Goal of the exercise >>
Give again, word for word, every line below from the one that has "The gas-phase reaction B" through the one that has "The gas-phase equilibrium R", both included, and no others.
==== Given records ====
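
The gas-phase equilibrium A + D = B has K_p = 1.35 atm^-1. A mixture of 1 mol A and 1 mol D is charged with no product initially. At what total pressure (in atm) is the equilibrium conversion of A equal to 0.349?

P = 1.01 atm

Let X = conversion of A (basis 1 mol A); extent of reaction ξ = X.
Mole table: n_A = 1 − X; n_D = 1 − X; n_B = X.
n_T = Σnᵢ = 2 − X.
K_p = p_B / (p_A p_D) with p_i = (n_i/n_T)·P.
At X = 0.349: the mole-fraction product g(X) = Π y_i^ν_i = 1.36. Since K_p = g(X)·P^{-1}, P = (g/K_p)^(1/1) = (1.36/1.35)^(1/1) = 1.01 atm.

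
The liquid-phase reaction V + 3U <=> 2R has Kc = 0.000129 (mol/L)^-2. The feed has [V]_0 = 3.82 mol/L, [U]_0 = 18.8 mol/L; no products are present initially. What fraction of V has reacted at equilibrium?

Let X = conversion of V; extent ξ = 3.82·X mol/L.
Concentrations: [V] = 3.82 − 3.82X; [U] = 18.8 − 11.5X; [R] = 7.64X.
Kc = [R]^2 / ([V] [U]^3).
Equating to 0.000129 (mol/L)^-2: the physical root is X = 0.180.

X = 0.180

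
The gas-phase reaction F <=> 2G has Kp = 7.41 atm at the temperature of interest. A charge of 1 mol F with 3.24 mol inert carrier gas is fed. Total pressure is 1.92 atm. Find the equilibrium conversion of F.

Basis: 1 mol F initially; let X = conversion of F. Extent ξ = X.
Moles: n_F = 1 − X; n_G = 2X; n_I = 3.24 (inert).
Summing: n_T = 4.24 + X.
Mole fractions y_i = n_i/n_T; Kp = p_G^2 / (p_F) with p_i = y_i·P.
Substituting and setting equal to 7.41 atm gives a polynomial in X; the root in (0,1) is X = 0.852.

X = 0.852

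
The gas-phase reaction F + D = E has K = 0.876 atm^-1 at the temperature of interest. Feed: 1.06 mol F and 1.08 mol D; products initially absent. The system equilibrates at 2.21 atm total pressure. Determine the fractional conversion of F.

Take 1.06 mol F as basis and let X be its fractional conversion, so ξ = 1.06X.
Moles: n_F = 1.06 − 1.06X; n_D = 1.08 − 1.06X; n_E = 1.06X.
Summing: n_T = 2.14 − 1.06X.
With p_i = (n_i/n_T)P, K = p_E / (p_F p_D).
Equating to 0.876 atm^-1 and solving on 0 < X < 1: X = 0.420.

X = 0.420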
====
==== Given records ====
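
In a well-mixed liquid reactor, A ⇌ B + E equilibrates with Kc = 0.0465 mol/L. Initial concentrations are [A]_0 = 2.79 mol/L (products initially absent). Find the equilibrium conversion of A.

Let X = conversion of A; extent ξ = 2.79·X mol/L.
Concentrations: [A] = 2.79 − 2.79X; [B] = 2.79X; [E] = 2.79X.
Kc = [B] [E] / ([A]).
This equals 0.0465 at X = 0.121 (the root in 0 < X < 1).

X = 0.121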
====
==== Given records ====
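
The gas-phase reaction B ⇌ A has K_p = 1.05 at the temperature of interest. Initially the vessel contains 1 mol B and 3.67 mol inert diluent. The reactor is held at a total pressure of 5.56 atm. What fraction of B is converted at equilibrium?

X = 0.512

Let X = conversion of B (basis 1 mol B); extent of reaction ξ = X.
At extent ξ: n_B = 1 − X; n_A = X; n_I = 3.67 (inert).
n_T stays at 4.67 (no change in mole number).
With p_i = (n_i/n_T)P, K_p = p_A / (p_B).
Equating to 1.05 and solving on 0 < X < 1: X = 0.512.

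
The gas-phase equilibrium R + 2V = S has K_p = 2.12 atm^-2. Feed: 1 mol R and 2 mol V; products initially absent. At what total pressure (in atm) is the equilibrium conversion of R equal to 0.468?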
====
Response >>
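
The gas-phase reaction B ⇌ A has K_p = 1.05 at the temperature of interest. Initially the vessel contains 1 mol B and 3.67 mol inert diluent. The reactor is held at a total pressure of 5.56 atm. What fraction of B is converted at equilibrium?

X = 0.512

Let X = conversion of B (basis 1 mol B); extent of reaction ξ = X.
At extent ξ: n_B = 1 − X; n_A = X; n_I = 3.67 (inert).
n_T stays at 4.67 (no change in mole number).
With p_i = (n_i/n_T)P, K_p = p_A / (p_B).
Equating to 1.05 and solving on 0 < X < 1: X = 0.512.

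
The gas-phase equilibrium R + 2V = S has K_p = 2.12 atm^-2. Feed: 1 mol R and 2 mol V; products initially absent. At what total pressure (in atm) is the equilibrium conversion of R equal to 0.468?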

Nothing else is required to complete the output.